** Opening EXERCISE MATERIALS block **

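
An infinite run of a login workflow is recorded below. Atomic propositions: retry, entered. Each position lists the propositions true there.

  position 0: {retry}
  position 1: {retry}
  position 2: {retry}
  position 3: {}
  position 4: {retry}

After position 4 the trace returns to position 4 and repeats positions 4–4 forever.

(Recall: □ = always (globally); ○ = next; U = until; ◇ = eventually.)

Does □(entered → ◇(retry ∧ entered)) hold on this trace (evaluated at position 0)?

Yes

entered → ◇(retry ∧ entered) holds at every position 0..4, and those are all positions ever visited, so □(entered → ◇(retry ∧ entered)) holds.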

** Closing EXERCISE MATERIALS block **

Every line of the data must appear again in the answer, exactly as written.

EXPECTED OUTPUT>
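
An infinite run of a login workflow is recorded below. Atomic propositions: retry, entered. Each position lists the propositions true there.

  position 0: {retry}
  position 1: {retry}
  position 2: {retry}
  position 3: {}
  position 4: {retry}

After position 4 the trace returns to position 4 and repeats positions 4–4 forever.

(Recall: □ = always (globally); ○ = next; U = until; ◇ = eventually.)

Does □(entered → ◇(retry ∧ entered)) hold on this trace (evaluated at position 0)?

Yes

entered → ◇(retry ∧ entered) holds at every position 0..4, and those are all positions ever visited, so □(entered → ◇(retry ∧ entered)) holds.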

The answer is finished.